:: Exercise details ::
Begin at the line containing "A workshop assigns" in the data below and go on through the line containing "Transactions hold exclusive", repeating each line exactly; include both ends and no other line.

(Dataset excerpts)
= Beginning of Section =

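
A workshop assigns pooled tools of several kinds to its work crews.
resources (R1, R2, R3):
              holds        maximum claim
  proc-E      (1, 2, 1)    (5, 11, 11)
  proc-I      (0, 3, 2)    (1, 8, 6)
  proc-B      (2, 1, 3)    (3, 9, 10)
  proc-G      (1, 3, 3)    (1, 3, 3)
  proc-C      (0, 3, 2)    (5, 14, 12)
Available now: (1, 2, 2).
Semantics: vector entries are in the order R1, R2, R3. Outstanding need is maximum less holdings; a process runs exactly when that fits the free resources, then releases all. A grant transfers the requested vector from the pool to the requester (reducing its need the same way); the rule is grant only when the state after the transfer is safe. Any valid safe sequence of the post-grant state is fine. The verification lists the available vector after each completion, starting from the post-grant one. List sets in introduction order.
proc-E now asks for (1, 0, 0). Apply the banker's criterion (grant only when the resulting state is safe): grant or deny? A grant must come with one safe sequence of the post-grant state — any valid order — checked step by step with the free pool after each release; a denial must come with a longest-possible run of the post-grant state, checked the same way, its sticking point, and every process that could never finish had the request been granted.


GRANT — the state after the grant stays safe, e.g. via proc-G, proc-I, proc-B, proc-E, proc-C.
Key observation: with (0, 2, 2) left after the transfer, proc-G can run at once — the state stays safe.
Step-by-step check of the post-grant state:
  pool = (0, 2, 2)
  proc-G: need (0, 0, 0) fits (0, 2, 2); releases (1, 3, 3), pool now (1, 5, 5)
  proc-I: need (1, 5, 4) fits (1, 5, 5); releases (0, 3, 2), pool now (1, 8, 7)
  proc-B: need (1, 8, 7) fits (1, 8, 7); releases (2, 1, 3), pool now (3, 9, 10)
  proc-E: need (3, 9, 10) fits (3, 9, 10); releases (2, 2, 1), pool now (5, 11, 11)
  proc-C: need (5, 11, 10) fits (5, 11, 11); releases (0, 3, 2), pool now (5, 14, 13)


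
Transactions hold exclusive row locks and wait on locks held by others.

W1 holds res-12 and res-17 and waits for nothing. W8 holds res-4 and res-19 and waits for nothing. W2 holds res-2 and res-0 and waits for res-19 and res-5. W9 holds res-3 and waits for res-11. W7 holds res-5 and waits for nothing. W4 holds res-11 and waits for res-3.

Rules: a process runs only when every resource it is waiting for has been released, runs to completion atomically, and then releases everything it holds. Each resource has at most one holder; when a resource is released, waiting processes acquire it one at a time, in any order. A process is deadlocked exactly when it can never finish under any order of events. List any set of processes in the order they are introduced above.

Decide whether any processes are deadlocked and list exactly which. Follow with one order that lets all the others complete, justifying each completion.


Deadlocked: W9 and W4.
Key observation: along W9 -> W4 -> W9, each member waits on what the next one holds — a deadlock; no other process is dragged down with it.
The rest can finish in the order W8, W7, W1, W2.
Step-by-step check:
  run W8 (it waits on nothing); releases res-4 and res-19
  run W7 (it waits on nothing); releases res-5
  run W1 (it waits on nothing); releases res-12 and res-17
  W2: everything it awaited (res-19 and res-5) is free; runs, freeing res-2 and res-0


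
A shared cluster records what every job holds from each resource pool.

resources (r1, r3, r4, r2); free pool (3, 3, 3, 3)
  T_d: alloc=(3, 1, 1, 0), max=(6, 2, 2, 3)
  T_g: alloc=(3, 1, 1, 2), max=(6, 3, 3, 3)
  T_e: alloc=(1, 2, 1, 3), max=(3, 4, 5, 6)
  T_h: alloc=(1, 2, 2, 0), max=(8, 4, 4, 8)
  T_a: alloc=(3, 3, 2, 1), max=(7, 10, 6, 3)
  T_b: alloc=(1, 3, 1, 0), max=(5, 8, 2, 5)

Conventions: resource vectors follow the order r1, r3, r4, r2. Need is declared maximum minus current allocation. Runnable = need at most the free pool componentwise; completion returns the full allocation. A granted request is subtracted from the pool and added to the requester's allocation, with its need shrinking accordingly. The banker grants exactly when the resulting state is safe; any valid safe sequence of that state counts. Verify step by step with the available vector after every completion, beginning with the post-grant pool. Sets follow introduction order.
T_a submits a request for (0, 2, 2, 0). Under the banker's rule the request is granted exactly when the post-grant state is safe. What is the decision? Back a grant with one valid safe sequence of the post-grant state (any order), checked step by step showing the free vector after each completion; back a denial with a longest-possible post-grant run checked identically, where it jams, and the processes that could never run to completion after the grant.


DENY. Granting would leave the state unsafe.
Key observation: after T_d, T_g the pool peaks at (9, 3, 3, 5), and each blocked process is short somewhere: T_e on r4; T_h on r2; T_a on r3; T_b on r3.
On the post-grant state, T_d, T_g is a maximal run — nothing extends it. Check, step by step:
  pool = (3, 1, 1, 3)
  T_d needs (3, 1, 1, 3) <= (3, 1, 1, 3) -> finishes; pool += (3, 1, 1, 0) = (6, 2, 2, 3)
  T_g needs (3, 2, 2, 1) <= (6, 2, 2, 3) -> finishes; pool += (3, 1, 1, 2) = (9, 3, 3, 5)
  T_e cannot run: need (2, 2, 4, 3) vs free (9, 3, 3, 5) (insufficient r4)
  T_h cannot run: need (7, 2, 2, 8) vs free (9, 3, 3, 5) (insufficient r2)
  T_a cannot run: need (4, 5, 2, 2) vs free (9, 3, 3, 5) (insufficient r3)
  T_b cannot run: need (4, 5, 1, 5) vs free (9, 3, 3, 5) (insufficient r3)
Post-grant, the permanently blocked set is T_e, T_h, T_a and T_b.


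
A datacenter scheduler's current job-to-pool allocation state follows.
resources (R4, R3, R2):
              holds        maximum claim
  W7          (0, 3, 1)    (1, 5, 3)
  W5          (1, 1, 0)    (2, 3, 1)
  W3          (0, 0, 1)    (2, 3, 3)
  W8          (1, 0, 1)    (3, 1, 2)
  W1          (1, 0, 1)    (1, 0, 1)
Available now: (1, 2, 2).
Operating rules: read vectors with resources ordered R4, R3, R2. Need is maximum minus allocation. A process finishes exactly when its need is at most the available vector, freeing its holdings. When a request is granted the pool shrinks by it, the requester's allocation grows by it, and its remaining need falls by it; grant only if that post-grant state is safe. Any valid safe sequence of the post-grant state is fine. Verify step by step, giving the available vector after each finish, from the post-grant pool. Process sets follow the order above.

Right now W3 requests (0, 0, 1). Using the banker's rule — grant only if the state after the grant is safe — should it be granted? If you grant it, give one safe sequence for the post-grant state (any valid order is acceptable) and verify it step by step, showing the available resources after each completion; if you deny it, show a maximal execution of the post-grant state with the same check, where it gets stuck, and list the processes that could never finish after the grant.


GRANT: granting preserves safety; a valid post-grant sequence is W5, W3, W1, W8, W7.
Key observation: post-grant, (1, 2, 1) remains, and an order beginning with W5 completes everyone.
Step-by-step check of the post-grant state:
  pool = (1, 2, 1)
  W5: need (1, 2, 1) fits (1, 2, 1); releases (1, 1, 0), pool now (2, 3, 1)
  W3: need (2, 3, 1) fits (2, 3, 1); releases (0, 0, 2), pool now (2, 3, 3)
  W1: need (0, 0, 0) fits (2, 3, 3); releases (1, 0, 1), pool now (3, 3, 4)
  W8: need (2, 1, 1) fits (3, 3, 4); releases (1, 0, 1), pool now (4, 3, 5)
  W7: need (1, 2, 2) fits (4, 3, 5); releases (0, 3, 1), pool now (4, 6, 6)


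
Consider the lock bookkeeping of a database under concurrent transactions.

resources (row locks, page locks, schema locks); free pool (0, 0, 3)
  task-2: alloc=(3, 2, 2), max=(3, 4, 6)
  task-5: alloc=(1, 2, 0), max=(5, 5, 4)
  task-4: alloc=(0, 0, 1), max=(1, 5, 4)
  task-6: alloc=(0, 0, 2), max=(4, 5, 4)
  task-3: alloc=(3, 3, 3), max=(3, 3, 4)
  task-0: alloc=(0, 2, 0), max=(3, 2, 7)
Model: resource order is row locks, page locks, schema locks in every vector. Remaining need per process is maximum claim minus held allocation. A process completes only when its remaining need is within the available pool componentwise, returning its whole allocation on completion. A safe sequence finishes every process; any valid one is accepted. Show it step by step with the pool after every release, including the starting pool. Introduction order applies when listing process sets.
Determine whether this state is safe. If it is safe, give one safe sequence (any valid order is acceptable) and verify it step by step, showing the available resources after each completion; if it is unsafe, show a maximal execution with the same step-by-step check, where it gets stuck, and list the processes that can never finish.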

= End of Section =
= Beginning of Section =

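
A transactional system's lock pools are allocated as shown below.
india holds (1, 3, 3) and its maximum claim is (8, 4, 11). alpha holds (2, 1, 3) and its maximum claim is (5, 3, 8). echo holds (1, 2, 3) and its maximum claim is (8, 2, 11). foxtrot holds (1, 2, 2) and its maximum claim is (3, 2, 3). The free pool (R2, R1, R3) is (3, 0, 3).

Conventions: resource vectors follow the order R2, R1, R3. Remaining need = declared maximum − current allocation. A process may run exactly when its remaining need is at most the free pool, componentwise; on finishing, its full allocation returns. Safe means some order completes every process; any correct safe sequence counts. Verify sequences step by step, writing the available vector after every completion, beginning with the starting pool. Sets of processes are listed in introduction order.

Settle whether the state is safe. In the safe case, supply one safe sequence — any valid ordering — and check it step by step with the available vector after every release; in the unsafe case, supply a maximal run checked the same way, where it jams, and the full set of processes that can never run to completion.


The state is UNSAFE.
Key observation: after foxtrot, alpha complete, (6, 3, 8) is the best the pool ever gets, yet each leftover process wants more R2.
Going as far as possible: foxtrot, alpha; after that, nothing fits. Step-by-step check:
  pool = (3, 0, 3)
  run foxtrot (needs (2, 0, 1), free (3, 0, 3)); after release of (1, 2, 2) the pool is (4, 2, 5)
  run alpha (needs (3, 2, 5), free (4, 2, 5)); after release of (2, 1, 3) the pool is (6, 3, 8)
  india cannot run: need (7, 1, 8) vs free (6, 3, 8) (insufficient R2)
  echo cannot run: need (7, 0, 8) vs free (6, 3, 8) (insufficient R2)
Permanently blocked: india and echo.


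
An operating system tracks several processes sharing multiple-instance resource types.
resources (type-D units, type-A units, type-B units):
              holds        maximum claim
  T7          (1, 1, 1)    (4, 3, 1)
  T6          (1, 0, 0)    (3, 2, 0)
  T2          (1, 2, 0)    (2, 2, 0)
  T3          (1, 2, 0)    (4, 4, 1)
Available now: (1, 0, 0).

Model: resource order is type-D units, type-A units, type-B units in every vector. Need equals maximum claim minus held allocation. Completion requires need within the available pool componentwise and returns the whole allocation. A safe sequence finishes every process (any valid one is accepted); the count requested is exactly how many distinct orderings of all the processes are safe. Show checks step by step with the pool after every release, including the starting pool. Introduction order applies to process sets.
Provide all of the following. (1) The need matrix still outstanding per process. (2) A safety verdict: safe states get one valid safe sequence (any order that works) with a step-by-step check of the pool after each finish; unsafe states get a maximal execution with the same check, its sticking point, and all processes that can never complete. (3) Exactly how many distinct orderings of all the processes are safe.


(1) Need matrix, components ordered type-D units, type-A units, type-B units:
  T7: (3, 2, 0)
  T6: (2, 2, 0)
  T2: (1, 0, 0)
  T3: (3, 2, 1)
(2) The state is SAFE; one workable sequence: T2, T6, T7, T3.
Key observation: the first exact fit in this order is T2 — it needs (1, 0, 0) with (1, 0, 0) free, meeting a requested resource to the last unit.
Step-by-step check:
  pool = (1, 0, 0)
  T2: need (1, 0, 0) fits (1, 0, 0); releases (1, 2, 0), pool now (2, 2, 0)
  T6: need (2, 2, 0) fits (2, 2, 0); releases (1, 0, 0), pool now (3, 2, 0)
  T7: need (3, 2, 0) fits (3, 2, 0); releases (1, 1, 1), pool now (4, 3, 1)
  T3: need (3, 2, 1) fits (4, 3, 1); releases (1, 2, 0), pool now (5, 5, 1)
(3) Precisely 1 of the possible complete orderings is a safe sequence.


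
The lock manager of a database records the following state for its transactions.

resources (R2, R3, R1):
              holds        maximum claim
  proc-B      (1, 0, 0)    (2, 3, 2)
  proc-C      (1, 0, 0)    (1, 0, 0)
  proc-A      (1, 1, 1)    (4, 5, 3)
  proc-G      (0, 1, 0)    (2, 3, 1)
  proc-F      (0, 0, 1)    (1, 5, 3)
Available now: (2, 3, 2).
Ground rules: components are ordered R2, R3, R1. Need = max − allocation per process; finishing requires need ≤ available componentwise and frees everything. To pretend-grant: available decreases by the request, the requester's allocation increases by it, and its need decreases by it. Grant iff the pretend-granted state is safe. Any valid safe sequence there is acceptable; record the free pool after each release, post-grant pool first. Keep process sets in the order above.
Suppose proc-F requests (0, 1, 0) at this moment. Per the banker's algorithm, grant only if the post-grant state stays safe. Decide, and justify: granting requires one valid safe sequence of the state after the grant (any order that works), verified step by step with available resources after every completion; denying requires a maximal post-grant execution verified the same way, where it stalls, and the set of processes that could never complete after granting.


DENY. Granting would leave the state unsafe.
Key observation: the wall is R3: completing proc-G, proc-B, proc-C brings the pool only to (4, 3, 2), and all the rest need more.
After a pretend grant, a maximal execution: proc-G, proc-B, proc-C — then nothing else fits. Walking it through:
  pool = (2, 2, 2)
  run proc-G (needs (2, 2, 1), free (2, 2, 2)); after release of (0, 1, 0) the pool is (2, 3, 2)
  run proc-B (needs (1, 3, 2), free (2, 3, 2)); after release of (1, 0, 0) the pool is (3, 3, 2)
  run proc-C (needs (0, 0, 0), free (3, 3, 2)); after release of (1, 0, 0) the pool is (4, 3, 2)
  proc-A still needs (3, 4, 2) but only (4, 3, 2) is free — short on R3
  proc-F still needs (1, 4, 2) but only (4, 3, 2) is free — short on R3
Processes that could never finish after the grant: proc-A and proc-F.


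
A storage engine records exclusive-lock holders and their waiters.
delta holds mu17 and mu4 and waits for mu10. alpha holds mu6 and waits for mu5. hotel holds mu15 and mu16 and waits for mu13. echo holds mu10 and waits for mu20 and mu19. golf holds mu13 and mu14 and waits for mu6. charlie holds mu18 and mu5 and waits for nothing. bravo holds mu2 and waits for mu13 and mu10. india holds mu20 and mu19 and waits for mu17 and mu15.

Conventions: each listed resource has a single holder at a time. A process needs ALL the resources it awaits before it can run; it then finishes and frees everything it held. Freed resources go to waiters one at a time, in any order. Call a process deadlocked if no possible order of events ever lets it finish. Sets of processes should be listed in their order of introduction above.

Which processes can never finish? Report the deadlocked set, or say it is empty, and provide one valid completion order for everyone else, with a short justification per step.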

= End of Section =
= Beginning of Section =

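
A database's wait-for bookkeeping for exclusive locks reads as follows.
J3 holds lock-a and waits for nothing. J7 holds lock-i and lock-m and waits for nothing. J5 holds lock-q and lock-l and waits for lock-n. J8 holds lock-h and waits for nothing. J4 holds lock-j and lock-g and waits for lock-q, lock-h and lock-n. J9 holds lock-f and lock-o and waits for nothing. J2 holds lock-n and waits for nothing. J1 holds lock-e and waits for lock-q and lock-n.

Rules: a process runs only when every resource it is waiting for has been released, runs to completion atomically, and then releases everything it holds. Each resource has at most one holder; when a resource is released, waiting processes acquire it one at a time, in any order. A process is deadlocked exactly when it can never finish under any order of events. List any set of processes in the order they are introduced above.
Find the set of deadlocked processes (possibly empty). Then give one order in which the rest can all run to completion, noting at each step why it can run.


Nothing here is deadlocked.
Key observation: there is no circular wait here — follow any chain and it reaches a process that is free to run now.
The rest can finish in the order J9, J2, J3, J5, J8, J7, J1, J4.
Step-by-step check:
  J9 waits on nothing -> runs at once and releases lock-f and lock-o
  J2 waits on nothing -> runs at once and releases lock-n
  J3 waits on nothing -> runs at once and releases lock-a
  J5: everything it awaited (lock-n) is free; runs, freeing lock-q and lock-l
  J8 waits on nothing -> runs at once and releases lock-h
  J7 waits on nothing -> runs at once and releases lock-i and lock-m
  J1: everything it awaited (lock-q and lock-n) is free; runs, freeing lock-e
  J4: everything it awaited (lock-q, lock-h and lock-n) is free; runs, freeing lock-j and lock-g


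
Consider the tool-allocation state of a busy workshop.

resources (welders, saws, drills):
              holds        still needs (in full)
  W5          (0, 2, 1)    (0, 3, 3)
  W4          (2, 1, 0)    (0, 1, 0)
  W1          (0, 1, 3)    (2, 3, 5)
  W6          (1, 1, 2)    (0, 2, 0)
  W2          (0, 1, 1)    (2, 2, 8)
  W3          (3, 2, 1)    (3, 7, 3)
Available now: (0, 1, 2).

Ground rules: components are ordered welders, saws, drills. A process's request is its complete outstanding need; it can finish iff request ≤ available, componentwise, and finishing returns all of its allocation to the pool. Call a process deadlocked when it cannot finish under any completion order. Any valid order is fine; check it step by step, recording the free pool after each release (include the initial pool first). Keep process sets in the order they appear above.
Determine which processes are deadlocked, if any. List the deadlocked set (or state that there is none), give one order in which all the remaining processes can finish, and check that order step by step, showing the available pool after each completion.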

= End of Section =

:: Response to this exercise ::
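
A workshop assigns pooled tools of several kinds to its work crews.
resources (R1, R2, R3):
              holds        maximum claim
  proc-E      (1, 2, 1)    (5, 11, 11)
  proc-I      (0, 3, 2)    (1, 8, 6)
  proc-B      (2, 1, 3)    (3, 9, 10)
  proc-G      (1, 3, 3)    (1, 3, 3)
  proc-C      (0, 3, 2)    (5, 14, 12)
Available now: (1, 2, 2).
Semantics: vector entries are in the order R1, R2, R3. Outstanding need is maximum less holdings; a process runs exactly when that fits the free resources, then releases all. A grant transfers the requested vector from the pool to the requester (reducing its need the same way); the rule is grant only when the state after the transfer is safe. Any valid safe sequence of the post-grant state is fine. The verification lists the available vector after each completion, starting from the post-grant one. List sets in introduction order.
proc-E now asks for (1, 0, 0). Apply the banker's criterion (grant only when the resulting state is safe): grant or deny? A grant must come with one safe sequence of the post-grant state — any valid order — checked step by step with the free pool after each release; a denial must come with a longest-possible run of the post-grant state, checked the same way, its sticking point, and every process that could never finish had the request been granted.


GRANT — the state after the grant stays safe, e.g. via proc-G, proc-I, proc-B, proc-E, proc-C.
Key observation: with (0, 2, 2) left after the transfer, proc-G can run at once — the state stays safe.
Step-by-step check of the post-grant state:
  pool = (0, 2, 2)
  proc-G: need (0, 0, 0) fits (0, 2, 2); releases (1, 3, 3), pool now (1, 5, 5)
  proc-I: need (1, 5, 4) fits (1, 5, 5); releases (0, 3, 2), pool now (1, 8, 7)
  proc-B: need (1, 8, 7) fits (1, 8, 7); releases (2, 1, 3), pool now (3, 9, 10)
  proc-E: need (3, 9, 10) fits (3, 9, 10); releases (2, 2, 1), pool now (5, 11, 11)
  proc-C: need (5, 11, 10) fits (5, 11, 11); releases (0, 3, 2), pool now (5, 14, 13)


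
Transactions hold exclusive row locks and wait on locks held by others.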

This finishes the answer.